Source records
____

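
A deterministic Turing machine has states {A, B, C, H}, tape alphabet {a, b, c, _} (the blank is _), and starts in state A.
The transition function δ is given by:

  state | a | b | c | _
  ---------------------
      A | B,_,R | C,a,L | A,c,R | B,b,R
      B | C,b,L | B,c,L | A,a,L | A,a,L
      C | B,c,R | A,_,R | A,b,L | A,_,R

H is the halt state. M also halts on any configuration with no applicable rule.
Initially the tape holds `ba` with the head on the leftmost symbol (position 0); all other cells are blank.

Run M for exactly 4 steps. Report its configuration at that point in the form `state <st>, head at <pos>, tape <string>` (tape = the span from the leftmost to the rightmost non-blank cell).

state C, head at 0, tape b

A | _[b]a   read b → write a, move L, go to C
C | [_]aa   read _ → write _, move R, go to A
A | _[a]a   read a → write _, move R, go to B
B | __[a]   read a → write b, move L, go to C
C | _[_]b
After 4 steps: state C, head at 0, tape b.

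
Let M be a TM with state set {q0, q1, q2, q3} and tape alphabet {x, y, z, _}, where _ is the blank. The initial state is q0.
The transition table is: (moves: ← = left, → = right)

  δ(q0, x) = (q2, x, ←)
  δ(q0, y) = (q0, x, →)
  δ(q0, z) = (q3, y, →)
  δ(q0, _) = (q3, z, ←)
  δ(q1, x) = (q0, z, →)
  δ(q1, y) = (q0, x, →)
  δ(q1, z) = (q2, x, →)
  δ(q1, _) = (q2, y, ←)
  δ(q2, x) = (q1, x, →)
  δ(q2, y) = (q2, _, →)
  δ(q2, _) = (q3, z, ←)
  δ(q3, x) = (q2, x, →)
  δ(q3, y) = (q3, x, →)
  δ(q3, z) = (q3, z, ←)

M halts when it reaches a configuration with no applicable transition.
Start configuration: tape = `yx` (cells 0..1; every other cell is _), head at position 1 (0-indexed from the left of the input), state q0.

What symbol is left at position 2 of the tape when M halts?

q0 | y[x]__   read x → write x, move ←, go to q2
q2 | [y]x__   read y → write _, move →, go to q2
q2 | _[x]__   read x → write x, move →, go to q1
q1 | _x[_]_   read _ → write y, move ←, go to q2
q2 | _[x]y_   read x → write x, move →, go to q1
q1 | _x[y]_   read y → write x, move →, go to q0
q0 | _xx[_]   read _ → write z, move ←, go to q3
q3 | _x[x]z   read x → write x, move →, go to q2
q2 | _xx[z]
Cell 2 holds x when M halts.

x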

____

State the number of lines in these entries where the word "cells" occurs, without any other words.

2